(Excerpts from a dataset)
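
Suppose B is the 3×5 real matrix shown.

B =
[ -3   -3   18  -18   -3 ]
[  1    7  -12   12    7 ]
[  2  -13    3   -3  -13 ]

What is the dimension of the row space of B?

2

Row reduce to echelon form.
R2 ← R2 + (1/3)·R1: [0, 6, -6, 6, 6]
R3 ← R3 + (2/3)·R1: [0, -15, 15, -15, -15]
R3 ← R3 + (5/2)·R2: [0, 0, 0, 0, 0]
Echelon form has 2 nonzero rows, so rank(B) = 2.
The row space has dimension equal to the rank: 2.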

- [What to do]:
The whole of the data above must be given again, unaltered and complete.

- [Task solution]:
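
Suppose B is the 3×5 real matrix shown.

B =
[ -3   -3   18  -18   -3 ]
[  1    7  -12   12    7 ]
[  2  -13    3   -3  -13 ]

What is the dimension of the row space of B?

2

Row reduce to echelon form.
R2 ← R2 + (1/3)·R1: [0, 6, -6, 6, 6]
R3 ← R3 + (2/3)·R1: [0, -15, 15, -15, -15]
R3 ← R3 + (5/2)·R2: [0, 0, 0, 0, 0]
Echelon form has 2 nonzero rows, so rank(B) = 2.
The row space has dimension equal to the rank: 2.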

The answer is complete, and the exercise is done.